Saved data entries
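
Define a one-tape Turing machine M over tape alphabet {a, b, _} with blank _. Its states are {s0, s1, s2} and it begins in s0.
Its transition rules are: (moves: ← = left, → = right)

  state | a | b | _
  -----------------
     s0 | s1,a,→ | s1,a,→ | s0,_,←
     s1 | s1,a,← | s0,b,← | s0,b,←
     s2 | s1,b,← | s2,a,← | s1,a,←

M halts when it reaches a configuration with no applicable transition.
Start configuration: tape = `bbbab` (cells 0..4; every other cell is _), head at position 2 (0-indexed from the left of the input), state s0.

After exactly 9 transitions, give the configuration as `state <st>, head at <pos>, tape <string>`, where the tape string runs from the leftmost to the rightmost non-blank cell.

state s1, head at 1, tape abaab

s0 | bb[b]ab   read b → write a, move →, go to s1
s1 | bba[a]b   read a → write a, move ←, go to s1
s1 | bb[a]ab   read a → write a, move ←, go to s1
s1 | b[b]aab   read b → write b, move ←, go to s0
s0 | [b]baab   read b → write a, move →, go to s1
s1 | a[b]aab   read b → write b, move ←, go to s0
s0 | [a]baab   read a → write a, move →, go to s1
s1 | a[b]aab   read b → write b, move ←, go to s0
s0 | [a]baab   read a → write a, move →, go to s1
s1 | a[b]aab
After 9 steps: state s1, head at 1, tape abaab.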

> [YOUR TASK]
Using the entries above, return each line in which the word "with" occurs.

> [ANSWER SPACE]
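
Define a one-tape Turing machine M over tape alphabet {a, b, _} with blank _. Its states are {s0, s1, s2} and it begins in s0.
M halts when it reaches a configuration with no applicable transition.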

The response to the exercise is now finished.